(Collected data entries)
+ + +

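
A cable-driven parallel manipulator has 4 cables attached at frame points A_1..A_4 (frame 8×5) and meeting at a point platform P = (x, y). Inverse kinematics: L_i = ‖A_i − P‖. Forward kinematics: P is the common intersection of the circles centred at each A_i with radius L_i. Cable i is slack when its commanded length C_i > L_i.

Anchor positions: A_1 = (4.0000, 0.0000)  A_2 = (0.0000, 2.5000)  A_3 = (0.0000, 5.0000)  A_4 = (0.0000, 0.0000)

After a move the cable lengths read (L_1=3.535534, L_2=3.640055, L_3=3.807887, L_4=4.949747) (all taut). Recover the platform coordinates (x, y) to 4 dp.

expand ‖A_i−P‖²=L_i² and subtract eq 1 (q_i ≔ ‖A_i‖²−L_i²)
q_1 = 16.0000+0.0000−12.5000 = 3.5000
eq1−eq2 → [8.0000  -5.0000]·P = 10.5000
eq1−eq3 → [8.0000  -10.0000]·P = -7.0000
eq1−eq4 → [8.0000  0.0000]·P = 28.0000
2×2 solve → P = (3.5000, 3.5000)
check cable 4: ‖A_4−P‖² = 24.5000 ≈ L_4² = 24.5000 ✓

(3.5000, 3.5000)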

+ + +

All of the data above should be reproduced exactly, with nothing left out.

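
A cable-driven parallel manipulator has 4 cables attached at frame points A_1..A_4 (frame 8×5) and meeting at a point platform P = (x, y). Inverse kinematics: L_i = ‖A_i − P‖. Forward kinematics: P is the common intersection of the circles centred at each A_i with radius L_i. Cable i is slack when its commanded length C_i > L_i.

Anchor positions: A_1 = (4.0000, 0.0000)  A_2 = (0.0000, 2.5000)  A_3 = (0.0000, 5.0000)  A_4 = (0.0000, 0.0000)

After a move the cable lengths read (L_1=3.535534, L_2=3.640055, L_3=3.807887, L_4=4.949747) (all taut). Recover the platform coordinates (x, y) to 4 dp.

expand ‖A_i−P‖²=L_i² and subtract eq 1 (q_i ≔ ‖A_i‖²−L_i²)
q_1 = 16.0000+0.0000−12.5000 = 3.5000
eq1−eq2 → [8.0000  -5.0000]·P = 10.5000
eq1−eq3 → [8.0000  -10.0000]·P = -7.0000
eq1−eq4 → [8.0000  0.0000]·P = 28.0000
2×2 solve → P = (3.5000, 3.5000)
check cable 4: ‖A_4−P‖² = 24.5000 ≈ L_4² = 24.5000 ✓

(3.5000, 3.5000)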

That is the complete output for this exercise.